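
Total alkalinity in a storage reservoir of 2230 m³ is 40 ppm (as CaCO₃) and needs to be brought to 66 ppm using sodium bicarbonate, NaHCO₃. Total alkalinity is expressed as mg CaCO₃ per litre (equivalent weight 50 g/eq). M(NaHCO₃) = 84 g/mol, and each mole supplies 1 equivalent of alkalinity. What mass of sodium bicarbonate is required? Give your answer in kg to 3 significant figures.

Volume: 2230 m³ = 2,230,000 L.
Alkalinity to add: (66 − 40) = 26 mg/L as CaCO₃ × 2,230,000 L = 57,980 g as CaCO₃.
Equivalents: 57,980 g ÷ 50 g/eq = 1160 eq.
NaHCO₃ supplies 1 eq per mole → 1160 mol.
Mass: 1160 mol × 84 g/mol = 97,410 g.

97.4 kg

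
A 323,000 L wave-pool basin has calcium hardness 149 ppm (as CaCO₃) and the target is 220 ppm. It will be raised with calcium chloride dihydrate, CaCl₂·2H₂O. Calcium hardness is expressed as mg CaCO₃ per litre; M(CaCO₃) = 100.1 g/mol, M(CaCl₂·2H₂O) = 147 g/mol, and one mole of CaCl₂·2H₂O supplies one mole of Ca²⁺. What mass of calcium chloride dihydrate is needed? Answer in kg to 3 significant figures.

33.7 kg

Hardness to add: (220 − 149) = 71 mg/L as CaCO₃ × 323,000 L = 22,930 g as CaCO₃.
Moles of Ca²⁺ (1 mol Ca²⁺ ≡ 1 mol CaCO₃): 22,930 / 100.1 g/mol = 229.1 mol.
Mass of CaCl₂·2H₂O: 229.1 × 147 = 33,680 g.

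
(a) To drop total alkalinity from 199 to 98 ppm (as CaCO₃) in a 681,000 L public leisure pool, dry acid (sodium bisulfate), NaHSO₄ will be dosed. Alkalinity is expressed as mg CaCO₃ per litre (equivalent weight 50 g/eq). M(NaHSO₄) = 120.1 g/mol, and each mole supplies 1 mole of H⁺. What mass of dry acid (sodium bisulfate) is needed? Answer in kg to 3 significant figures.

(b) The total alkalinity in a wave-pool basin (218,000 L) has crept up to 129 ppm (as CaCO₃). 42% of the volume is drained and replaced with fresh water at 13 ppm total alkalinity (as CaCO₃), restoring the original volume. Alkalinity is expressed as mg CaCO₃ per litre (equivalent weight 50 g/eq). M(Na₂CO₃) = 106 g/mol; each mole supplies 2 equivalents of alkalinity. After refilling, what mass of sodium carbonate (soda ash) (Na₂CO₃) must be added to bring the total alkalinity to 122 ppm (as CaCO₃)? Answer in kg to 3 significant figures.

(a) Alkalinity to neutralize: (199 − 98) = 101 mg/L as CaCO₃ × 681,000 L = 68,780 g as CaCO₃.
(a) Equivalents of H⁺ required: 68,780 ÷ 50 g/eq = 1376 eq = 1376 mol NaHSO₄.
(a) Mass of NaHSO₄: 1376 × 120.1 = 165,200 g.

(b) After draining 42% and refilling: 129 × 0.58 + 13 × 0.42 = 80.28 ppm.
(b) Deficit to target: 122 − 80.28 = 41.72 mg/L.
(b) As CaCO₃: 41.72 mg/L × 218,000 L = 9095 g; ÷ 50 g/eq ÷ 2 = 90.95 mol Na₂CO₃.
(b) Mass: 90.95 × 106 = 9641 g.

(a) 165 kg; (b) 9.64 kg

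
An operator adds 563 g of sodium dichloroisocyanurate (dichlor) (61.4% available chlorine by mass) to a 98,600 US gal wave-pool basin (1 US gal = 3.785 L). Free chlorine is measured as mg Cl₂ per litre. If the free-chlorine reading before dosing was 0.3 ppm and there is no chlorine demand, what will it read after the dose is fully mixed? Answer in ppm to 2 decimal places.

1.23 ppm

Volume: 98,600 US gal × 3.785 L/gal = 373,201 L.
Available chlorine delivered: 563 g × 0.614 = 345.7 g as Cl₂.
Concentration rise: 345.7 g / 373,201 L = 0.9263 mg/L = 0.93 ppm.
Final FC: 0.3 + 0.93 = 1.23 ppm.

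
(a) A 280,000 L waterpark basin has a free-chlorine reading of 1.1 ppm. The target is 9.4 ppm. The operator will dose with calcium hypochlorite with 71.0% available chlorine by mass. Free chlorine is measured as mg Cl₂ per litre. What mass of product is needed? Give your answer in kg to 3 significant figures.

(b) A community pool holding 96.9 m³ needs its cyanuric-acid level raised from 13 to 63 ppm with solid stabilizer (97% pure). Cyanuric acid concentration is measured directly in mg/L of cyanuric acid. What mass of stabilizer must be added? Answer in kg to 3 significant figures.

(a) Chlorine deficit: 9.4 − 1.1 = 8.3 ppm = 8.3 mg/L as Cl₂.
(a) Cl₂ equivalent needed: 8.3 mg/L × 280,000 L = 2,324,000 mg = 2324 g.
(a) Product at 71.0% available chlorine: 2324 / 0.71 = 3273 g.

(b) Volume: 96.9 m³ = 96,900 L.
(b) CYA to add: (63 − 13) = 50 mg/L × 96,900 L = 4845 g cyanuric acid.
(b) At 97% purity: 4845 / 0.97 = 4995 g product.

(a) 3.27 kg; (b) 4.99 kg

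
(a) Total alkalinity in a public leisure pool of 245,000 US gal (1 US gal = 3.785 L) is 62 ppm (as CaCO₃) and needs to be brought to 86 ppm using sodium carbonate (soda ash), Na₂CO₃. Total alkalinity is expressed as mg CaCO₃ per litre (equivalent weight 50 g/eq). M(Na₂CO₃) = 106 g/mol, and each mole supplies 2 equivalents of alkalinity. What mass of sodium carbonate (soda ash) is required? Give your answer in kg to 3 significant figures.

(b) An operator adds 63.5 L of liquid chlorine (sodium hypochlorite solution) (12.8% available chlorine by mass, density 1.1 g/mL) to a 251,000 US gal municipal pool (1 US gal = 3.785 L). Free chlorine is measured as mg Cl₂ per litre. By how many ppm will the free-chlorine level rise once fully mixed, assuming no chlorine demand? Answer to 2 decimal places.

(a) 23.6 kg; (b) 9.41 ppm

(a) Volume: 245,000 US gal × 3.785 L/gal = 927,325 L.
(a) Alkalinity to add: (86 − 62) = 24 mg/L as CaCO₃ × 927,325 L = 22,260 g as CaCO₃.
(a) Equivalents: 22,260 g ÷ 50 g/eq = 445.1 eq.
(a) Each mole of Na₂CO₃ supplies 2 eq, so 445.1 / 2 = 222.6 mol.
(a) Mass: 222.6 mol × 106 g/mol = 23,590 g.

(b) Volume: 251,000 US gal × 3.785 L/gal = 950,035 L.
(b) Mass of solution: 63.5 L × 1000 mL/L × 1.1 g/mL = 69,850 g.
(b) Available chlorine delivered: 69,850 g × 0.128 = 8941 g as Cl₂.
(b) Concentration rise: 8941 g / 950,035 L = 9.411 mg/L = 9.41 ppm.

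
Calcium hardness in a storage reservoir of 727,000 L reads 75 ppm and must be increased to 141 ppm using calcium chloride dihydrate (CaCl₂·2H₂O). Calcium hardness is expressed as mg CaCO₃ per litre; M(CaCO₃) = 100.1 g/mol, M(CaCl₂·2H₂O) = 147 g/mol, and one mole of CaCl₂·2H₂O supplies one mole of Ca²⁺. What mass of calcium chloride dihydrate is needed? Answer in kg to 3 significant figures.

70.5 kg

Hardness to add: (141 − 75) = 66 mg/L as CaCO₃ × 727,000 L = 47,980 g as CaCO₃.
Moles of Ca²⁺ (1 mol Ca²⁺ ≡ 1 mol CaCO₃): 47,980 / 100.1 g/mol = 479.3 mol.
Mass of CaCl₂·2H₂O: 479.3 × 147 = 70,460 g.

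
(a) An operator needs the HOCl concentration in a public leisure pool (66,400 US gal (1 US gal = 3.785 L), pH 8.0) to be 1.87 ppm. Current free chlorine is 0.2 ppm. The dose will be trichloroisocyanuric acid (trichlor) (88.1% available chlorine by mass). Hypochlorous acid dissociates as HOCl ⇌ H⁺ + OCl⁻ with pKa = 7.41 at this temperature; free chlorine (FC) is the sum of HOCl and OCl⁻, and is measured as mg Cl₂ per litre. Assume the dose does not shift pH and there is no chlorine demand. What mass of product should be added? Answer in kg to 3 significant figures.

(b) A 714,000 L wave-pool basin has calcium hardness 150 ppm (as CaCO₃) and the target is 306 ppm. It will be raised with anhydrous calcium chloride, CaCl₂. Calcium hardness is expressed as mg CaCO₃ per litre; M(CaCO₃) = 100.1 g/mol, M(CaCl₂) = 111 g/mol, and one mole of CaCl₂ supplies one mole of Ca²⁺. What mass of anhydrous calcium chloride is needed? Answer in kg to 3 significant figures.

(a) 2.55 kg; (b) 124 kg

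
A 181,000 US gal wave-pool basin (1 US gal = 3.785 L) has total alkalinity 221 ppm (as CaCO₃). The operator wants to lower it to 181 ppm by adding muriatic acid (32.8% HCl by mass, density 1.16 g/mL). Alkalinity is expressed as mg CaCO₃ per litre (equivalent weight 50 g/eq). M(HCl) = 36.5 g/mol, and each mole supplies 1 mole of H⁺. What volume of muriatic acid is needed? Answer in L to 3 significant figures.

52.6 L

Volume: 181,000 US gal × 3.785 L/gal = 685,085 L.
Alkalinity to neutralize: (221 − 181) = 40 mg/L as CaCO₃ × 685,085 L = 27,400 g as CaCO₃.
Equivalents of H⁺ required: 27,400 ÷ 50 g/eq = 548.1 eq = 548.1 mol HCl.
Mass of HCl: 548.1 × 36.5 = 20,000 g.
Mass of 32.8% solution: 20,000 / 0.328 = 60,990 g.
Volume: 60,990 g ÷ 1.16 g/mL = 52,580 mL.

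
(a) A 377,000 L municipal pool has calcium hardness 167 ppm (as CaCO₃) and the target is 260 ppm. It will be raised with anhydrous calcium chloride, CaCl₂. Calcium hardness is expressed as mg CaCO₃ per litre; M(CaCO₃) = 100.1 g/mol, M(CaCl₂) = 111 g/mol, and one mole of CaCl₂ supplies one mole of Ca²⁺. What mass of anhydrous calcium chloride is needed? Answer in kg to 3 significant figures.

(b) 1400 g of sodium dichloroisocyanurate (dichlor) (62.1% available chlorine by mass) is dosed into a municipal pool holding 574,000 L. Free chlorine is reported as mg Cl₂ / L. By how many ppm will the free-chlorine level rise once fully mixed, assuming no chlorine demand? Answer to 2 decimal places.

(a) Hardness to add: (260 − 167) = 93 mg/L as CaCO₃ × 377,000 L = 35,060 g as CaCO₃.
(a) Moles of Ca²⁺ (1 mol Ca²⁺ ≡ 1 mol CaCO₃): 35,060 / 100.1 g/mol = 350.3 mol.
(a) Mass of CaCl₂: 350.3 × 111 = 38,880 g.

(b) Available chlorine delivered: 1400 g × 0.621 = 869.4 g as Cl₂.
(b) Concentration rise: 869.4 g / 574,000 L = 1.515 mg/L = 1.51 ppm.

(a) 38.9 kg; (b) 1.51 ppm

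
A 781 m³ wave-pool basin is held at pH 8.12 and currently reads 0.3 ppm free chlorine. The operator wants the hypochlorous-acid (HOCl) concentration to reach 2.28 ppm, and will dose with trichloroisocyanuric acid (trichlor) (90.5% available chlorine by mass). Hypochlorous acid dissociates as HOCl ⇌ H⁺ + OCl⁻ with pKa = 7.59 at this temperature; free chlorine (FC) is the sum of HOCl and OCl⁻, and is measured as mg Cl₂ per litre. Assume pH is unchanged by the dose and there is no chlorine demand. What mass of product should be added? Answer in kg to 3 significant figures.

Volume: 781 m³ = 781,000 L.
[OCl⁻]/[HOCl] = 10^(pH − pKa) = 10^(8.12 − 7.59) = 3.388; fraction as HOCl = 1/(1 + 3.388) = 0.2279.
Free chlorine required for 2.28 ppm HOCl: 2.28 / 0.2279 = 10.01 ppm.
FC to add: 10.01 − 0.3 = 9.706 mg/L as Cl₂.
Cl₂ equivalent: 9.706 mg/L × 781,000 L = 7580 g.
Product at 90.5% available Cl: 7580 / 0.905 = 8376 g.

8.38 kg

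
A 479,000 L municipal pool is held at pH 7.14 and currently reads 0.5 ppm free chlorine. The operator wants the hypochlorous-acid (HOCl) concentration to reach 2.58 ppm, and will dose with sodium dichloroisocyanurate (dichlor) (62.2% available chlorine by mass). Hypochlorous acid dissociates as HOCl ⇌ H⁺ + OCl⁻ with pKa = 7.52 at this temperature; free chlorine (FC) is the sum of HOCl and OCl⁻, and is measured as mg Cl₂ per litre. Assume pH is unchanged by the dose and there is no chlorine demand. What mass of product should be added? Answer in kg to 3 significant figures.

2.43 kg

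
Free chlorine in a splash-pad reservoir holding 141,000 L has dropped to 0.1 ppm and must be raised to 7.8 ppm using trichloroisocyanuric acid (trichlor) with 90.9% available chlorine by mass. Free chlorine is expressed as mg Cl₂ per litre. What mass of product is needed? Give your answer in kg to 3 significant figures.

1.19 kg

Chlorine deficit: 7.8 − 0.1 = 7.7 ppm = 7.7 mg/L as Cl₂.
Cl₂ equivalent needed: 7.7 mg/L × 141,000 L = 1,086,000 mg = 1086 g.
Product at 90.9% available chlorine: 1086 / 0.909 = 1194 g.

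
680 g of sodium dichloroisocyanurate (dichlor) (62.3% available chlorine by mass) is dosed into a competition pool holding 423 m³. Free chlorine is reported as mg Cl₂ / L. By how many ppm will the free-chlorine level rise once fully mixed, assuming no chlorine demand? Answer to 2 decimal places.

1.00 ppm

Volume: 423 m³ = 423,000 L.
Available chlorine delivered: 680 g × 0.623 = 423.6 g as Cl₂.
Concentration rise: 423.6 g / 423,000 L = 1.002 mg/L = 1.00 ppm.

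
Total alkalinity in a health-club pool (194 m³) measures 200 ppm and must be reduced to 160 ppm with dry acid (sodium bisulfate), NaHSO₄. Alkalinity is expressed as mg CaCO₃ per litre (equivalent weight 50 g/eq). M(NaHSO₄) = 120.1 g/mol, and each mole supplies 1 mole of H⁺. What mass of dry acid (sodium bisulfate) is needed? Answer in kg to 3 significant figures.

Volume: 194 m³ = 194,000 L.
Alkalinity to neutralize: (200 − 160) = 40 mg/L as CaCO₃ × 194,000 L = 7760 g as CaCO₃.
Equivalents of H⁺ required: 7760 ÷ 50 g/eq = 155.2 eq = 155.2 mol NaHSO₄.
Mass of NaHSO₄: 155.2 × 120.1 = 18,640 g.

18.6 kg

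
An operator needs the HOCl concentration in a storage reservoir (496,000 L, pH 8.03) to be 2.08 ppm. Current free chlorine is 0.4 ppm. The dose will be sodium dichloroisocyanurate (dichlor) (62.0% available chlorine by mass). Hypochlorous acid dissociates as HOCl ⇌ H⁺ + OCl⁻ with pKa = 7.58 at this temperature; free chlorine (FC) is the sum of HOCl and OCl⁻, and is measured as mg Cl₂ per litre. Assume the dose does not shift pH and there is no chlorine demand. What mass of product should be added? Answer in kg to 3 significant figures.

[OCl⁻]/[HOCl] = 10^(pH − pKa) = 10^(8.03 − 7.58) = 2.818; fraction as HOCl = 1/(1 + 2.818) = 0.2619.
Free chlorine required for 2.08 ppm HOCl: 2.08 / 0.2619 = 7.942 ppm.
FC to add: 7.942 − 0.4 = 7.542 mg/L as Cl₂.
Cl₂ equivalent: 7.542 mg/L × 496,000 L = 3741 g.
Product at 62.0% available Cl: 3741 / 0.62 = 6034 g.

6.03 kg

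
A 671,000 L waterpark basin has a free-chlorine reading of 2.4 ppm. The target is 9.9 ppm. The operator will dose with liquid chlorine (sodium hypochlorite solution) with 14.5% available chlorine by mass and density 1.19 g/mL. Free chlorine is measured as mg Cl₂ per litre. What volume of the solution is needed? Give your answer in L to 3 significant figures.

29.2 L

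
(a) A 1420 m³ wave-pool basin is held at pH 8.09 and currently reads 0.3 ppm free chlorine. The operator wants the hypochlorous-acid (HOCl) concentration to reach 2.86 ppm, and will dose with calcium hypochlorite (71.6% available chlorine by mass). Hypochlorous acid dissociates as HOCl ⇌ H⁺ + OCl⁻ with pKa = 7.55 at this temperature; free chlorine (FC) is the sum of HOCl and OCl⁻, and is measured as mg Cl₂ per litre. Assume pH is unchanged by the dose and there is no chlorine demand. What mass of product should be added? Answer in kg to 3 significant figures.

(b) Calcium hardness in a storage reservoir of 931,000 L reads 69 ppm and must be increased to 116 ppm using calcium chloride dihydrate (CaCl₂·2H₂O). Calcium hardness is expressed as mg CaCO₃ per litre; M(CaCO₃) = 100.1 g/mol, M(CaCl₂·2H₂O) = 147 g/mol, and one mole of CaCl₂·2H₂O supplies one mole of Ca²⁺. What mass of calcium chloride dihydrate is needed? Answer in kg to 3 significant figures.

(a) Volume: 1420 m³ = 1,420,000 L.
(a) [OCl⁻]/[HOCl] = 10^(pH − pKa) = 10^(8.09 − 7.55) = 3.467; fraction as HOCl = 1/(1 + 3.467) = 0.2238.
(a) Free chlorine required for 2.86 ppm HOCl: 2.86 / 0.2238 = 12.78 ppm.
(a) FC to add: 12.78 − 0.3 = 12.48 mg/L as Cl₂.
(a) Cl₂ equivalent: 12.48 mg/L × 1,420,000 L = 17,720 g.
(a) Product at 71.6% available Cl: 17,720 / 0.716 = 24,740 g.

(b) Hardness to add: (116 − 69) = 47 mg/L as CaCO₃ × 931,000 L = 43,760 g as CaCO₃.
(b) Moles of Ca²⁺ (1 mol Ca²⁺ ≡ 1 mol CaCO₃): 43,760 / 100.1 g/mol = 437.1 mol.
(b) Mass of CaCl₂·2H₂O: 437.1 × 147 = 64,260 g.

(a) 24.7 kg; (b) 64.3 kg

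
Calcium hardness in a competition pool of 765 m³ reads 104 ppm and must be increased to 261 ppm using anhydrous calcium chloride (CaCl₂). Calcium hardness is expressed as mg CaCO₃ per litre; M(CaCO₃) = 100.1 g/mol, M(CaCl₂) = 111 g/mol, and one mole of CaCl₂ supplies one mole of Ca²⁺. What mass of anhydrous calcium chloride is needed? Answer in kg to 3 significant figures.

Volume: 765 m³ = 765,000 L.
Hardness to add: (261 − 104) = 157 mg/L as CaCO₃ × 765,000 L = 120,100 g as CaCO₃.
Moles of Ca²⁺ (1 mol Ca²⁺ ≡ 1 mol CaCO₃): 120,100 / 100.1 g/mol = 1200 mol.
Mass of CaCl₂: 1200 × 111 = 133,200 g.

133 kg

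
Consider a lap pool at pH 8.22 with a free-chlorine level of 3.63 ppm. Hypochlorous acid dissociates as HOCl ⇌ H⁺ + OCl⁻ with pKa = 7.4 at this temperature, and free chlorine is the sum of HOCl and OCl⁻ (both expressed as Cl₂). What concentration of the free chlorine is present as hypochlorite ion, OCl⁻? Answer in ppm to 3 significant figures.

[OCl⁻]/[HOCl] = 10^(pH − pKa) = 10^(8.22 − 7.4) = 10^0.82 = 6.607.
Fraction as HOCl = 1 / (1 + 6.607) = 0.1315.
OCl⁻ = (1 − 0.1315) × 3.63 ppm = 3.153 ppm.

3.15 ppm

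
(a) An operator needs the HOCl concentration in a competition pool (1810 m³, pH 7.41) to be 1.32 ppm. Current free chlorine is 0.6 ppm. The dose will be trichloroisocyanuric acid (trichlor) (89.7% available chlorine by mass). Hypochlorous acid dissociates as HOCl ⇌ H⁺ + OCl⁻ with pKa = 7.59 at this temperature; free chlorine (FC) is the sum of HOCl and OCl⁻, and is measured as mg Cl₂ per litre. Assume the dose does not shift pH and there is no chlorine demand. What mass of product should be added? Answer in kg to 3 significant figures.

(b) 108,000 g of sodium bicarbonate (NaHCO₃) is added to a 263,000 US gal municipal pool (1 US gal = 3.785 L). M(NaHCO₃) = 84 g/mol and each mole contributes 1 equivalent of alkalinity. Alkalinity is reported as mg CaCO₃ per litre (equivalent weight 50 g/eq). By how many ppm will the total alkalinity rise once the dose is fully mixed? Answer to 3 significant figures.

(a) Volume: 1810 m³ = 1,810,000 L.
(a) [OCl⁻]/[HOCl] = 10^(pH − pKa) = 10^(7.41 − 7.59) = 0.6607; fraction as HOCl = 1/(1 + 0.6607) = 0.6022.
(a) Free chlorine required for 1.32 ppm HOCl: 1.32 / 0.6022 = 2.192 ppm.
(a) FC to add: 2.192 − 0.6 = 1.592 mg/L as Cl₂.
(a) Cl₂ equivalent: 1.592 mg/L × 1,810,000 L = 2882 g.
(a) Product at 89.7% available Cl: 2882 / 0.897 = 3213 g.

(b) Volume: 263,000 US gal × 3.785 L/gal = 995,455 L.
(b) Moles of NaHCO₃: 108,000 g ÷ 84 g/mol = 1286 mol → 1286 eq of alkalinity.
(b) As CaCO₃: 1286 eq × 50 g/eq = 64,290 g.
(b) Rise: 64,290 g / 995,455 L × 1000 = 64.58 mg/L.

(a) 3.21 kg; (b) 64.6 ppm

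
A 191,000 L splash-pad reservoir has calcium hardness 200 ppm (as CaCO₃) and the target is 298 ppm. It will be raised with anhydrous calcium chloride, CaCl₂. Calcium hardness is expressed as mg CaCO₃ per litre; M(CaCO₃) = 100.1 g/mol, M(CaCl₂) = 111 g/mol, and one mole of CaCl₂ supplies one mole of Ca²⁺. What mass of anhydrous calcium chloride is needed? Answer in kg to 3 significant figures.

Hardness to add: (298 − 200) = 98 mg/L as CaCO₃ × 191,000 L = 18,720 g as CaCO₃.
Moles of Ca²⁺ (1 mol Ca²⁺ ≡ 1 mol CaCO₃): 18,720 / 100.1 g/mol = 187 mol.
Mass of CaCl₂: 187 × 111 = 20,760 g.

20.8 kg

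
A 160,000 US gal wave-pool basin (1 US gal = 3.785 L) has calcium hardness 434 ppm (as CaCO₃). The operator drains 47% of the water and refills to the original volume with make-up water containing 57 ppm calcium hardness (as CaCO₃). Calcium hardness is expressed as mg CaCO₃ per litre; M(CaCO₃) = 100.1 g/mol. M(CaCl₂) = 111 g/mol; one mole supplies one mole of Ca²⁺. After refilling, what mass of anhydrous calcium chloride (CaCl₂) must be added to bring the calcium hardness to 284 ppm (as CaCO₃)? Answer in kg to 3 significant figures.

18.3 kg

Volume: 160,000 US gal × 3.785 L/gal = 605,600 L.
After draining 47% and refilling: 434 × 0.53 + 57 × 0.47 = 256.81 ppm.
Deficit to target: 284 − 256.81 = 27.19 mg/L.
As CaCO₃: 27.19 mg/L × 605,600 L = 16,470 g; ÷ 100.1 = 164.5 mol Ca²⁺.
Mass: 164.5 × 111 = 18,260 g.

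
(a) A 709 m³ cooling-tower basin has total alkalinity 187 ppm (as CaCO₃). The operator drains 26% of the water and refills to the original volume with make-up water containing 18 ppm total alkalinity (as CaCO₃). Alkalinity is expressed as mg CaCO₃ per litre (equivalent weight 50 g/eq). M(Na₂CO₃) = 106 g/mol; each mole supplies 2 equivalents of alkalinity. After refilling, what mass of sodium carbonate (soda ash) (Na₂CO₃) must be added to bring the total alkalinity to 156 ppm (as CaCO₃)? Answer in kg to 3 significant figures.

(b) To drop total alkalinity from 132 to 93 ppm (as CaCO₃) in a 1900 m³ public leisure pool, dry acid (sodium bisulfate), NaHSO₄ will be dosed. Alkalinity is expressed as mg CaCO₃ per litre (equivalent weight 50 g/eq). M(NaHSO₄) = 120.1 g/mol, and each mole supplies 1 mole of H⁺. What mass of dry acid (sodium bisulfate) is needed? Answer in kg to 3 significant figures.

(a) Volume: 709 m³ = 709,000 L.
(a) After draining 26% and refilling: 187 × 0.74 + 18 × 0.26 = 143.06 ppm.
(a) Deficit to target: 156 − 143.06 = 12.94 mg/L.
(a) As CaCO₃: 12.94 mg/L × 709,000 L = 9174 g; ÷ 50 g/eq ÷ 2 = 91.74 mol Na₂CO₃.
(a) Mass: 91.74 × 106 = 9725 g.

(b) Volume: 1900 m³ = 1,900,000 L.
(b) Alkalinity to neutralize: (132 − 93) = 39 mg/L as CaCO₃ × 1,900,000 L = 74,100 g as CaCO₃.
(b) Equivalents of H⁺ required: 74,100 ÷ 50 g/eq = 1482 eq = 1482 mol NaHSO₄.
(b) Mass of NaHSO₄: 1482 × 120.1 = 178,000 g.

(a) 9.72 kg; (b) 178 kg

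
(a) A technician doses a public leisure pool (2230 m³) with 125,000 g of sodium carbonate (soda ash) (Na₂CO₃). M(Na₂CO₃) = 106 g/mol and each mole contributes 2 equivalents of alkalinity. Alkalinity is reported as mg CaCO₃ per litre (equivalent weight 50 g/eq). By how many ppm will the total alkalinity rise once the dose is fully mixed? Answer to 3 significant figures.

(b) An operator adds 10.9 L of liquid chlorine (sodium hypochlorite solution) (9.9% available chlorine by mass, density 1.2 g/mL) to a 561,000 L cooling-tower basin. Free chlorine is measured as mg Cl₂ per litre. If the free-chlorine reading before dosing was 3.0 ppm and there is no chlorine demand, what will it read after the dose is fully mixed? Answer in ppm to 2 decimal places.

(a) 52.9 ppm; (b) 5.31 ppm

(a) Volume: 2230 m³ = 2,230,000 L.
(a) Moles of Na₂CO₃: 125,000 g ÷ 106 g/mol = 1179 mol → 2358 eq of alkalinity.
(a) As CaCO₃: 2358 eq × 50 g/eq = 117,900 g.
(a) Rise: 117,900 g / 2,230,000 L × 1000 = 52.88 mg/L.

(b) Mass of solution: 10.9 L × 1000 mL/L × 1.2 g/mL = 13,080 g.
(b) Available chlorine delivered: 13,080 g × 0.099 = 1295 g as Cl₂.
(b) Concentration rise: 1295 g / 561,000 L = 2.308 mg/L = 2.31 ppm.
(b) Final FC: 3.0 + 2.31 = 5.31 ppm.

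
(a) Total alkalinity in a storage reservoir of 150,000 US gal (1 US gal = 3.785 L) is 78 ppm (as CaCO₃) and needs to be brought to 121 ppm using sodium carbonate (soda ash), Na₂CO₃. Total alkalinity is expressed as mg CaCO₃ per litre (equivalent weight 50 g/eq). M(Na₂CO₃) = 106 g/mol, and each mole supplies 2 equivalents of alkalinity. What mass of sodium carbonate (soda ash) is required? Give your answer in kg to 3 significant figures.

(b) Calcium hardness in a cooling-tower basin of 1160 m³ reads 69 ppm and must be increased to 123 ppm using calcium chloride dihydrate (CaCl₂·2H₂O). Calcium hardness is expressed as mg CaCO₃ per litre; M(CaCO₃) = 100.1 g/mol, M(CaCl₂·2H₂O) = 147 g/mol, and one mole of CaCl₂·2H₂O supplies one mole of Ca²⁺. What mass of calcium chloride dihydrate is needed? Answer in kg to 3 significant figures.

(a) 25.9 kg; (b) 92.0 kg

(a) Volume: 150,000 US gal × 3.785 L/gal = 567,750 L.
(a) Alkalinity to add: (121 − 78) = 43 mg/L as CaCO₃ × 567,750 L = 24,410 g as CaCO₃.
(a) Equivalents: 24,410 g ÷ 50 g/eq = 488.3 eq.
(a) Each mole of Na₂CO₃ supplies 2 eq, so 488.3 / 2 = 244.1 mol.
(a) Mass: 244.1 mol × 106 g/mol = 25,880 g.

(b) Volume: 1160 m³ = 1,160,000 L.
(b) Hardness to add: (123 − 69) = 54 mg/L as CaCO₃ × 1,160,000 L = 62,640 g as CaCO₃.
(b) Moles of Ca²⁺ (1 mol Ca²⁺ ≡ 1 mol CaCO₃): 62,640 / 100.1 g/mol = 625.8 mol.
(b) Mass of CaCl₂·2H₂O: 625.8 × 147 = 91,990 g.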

**********

From the opening line of the data above through the line that contains "(a) To drop", please print each line as it stands and only those lines.

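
Total alkalinity in a storage reservoir of 2230 m³ is 40 ppm (as CaCO₃) and needs to be brought to 66 ppm using sodium bicarbonate, NaHCO₃. Total alkalinity is expressed as mg CaCO₃ per litre (equivalent weight 50 g/eq). M(NaHCO₃) = 84 g/mol, and each mole supplies 1 equivalent of alkalinity. What mass of sodium bicarbonate is required? Give your answer in kg to 3 significant figures.

Volume: 2230 m³ = 2,230,000 L.
Alkalinity to add: (66 − 40) = 26 mg/L as CaCO₃ × 2,230,000 L = 57,980 g as CaCO₃.
Equivalents: 57,980 g ÷ 50 g/eq = 1160 eq.
NaHCO₃ supplies 1 eq per mole → 1160 mol.
Mass: 1160 mol × 84 g/mol = 97,410 g.

97.4 kg

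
A 323,000 L wave-pool basin has calcium hardness 149 ppm (as CaCO₃) and the target is 220 ppm. It will be raised with calcium chloride dihydrate, CaCl₂·2H₂O. Calcium hardness is expressed as mg CaCO₃ per litre; M(CaCO₃) = 100.1 g/mol, M(CaCl₂·2H₂O) = 147 g/mol, and one mole of CaCl₂·2H₂O supplies one mole of Ca²⁺. What mass of calcium chloride dihydrate is needed? Answer in kg to 3 significant figures.

33.7 kg

Hardness to add: (220 − 149) = 71 mg/L as CaCO₃ × 323,000 L = 22,930 g as CaCO₃.
Moles of Ca²⁺ (1 mol Ca²⁺ ≡ 1 mol CaCO₃): 22,930 / 100.1 g/mol = 229.1 mol.
Mass of CaCl₂·2H₂O: 229.1 × 147 = 33,680 g.

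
(a) To drop total alkalinity from 199 to 98 ppm (as CaCO₃) in a 681,000 L public leisure pool, dry acid (sodium bisulfate), NaHSO₄ will be dosed. Alkalinity is expressed as mg CaCO₃ per litre (equivalent weight 50 g/eq). M(NaHSO₄) = 120.1 g/mol, and each mole supplies 1 mole of H⁺. What mass of dry acid (sodium bisulfate) is needed? Answer in kg to 3 significant figures.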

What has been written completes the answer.